ASSIGNED TASK
Reproduce word for word, from the entries below, the line with "Assume total strain", the line with "Cl/tBu 60° gauche: 1.0", and every line between them, and nothing more.

PROVIDED ENTRIES
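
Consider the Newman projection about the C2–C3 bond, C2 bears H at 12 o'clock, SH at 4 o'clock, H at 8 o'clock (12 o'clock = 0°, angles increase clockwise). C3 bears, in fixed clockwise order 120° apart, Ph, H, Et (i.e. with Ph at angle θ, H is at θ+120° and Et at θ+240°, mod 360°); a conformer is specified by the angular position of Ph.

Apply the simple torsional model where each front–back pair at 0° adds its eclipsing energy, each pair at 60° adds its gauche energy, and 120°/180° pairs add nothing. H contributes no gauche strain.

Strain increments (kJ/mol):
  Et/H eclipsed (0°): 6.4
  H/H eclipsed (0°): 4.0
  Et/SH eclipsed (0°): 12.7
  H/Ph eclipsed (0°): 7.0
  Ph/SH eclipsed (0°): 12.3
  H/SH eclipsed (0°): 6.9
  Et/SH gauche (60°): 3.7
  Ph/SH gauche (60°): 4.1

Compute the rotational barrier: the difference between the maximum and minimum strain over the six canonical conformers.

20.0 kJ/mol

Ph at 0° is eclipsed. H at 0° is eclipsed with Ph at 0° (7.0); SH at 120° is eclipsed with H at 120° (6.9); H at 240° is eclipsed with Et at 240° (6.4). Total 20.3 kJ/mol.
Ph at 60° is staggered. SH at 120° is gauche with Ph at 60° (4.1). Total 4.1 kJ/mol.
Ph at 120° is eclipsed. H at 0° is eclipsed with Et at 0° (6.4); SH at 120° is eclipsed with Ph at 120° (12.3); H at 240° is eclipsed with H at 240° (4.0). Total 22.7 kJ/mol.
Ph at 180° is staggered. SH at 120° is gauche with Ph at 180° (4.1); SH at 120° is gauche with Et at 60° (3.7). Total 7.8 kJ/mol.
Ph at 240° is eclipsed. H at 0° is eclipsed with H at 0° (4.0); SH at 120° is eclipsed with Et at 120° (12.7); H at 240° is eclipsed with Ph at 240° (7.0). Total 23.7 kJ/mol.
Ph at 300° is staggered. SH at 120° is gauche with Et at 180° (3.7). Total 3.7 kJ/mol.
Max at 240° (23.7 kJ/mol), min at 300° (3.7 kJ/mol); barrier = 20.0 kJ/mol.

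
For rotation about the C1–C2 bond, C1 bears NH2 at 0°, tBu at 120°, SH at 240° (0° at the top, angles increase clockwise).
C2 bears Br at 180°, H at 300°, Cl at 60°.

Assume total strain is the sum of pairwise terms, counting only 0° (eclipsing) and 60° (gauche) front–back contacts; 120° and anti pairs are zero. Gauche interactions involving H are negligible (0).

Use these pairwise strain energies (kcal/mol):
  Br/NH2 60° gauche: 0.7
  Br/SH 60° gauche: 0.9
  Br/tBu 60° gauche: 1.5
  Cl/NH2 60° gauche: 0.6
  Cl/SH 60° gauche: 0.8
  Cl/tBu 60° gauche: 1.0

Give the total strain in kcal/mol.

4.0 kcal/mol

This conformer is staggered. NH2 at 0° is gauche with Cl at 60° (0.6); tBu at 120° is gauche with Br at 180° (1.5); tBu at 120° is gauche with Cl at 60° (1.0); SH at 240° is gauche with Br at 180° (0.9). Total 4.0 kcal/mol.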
---
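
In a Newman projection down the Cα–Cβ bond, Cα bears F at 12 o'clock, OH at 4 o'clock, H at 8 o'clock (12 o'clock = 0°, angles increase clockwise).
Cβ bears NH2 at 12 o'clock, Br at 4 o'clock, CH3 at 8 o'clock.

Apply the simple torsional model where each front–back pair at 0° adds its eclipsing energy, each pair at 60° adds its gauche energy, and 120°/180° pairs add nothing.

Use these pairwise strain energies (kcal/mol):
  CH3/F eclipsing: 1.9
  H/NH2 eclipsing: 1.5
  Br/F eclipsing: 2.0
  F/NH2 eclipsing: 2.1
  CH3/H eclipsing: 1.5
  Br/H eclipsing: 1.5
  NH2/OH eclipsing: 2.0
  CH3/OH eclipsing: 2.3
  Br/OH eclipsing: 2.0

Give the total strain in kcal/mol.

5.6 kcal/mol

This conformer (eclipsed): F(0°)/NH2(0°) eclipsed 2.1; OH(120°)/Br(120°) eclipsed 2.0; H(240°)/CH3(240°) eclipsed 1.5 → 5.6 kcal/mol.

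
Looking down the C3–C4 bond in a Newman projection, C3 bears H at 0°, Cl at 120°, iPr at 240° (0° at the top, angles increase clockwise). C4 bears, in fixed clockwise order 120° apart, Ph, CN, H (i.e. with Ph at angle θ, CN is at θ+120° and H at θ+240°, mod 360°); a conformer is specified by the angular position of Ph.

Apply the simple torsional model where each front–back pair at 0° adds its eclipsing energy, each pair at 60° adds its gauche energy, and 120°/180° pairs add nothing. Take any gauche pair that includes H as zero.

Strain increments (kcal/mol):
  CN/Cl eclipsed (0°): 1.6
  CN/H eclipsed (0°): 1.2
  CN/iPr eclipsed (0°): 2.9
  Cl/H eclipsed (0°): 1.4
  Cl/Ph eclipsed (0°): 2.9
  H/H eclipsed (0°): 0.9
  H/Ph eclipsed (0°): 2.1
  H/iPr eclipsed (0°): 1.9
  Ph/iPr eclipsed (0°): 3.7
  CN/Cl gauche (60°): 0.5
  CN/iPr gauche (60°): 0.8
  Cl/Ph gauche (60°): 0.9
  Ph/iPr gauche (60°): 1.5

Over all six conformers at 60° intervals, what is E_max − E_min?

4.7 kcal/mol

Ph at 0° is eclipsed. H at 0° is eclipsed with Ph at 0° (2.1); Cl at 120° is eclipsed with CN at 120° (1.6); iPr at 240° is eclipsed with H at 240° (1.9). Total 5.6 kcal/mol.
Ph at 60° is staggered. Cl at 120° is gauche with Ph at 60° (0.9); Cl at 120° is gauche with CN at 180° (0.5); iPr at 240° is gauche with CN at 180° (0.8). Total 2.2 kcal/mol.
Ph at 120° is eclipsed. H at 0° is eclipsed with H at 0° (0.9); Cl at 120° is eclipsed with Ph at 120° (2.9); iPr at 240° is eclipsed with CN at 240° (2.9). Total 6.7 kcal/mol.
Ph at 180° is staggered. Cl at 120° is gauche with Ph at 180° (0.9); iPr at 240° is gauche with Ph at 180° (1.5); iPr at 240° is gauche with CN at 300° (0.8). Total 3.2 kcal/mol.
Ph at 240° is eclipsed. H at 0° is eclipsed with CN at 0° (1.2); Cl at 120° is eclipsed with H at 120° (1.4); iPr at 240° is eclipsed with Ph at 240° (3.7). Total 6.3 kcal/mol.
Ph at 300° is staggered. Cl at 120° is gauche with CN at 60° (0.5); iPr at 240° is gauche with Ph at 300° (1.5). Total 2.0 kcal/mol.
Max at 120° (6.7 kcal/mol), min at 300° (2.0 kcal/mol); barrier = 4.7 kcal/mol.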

ANSWER TO THIS EXERCISE
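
Assume total strain is the sum of pairwise terms, counting only 0° (eclipsing) and 60° (gauche) front–back contacts; 120° and anti pairs are zero. Gauche interactions involving H are negligible (0).

Use these pairwise strain energies (kcal/mol):
  Br/NH2 60° gauche: 0.7
  Br/SH 60° gauche: 0.9
  Br/tBu 60° gauche: 1.5
  Cl/NH2 60° gauche: 0.6
  Cl/SH 60° gauche: 0.8
  Cl/tBu 60° gauche: 1.0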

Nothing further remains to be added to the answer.